Records>
Segment Open

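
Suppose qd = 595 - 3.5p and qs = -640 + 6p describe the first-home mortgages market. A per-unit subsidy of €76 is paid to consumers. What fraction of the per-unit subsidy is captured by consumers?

Pre-subsidy: 595 - 3.5p = -640 + 6p gives p* = 130, q* = 140.
With the rebate, buyers effectively pay pb = ps − 76, where ps is the price sellers receive.
Demand in terms of ps becomes qd = 595 − 3.5(ps − 76) = 861 - 3.5ps. Setting this equal to supply: 861 - 3.5ps = -640 + 6ps, so ps = 158.
Buyers pay pb = 158 − 76 = 82; q' = -640 + 6·158 = 308.
Buyers' price falls by p* − pb = 130 − 82 = 48; sellers' price rises by ps − p* = 158 − 130 = 28.
So consumers capture 48/76 = 12/19 of each unit of subsidy.

Consumer share = 12/19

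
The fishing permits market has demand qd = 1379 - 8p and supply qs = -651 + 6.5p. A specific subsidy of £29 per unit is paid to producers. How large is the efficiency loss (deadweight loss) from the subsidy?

Deadweight loss = £1508

Pre-subsidy: 1379 - 8p = -651 + 6.5p gives p* = 140, q* = 259.
With the subsidy, sellers receive ps = pb + 29 for each unit, where pb is the price buyers pay.
Supply in terms of pb becomes qs = -651 + 6.5(pb + 29) = -462.5 + 6.5pb. Setting this equal to demand: 1379 - 8pb = -462.5 + 6.5pb, so pb = 127.
Sellers receive ps = 127 + 29 = 156; q' = 1379 − 8·127 = 363.
The subsidy expands output by 363 − 259 = 104 past the efficient level; on those units the gap between marginal cost and willingness to pay runs from 0 up to 29.
DWL = ½ × 29 × 104 = 1508.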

Segment Closed

What needs to be done> Repeat all the lines above verbatim.

Response to the exercise>
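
Suppose qd = 595 - 3.5p and qs = -640 + 6p describe the first-home mortgages market. A per-unit subsidy of €76 is paid to consumers. What fraction of the per-unit subsidy is captured by consumers?

Pre-subsidy: 595 - 3.5p = -640 + 6p gives p* = 130, q* = 140.
With the rebate, buyers effectively pay pb = ps − 76, where ps is the price sellers receive.
Demand in terms of ps becomes qd = 595 − 3.5(ps − 76) = 861 - 3.5ps. Setting this equal to supply: 861 - 3.5ps = -640 + 6ps, so ps = 158.
Buyers pay pb = 158 − 76 = 82; q' = -640 + 6·158 = 308.
Buyers' price falls by p* − pb = 130 − 82 = 48; sellers' price rises by ps − p* = 158 − 130 = 28.
So consumers capture 48/76 = 12/19 of each unit of subsidy.

Consumer share = 12/19

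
The fishing permits market has demand qd = 1379 - 8p and supply qs = -651 + 6.5p. A specific subsidy of £29 per unit is paid to producers. How large is the efficiency loss (deadweight loss) from the subsidy?

Deadweight loss = £1508

Pre-subsidy: 1379 - 8p = -651 + 6.5p gives p* = 140, q* = 259.
With the subsidy, sellers receive ps = pb + 29 for each unit, where pb is the price buyers pay.
Supply in terms of pb becomes qs = -651 + 6.5(pb + 29) = -462.5 + 6.5pb. Setting this equal to demand: 1379 - 8pb = -462.5 + 6.5pb, so pb = 127.
Sellers receive ps = 127 + 29 = 156; q' = 1379 − 8·127 = 363.
The subsidy expands output by 363 − 259 = 104 past the efficient level; on those units the gap between marginal cost and willingness to pay runs from 0 up to 29.
DWL = ½ × 29 × 104 = 1508.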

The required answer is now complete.